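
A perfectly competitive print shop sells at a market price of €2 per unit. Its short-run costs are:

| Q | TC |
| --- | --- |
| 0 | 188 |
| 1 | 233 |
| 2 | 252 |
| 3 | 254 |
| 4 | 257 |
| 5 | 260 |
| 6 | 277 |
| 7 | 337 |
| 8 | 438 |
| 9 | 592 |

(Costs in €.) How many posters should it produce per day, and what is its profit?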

============

● YOUR ASSIGNMENT
Nothing should be dropped: transcribe all the material exactly.

● ANSWER TO THE EXERCISE
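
A perfectly competitive print shop sells at a market price of €2 per unit. Its short-run costs are:

| Q | TC |
| --- | --- |
| 0 | 188 |
| 1 | 233 |
| 2 | 252 |
| 3 | 254 |
| 4 | 257 |
| 5 | 260 |
| 6 | 277 |
| 7 | 337 |
| 8 | 438 |
| 9 | 592 |

(Costs in €.) How many posters should it produce per day, and what is its profit?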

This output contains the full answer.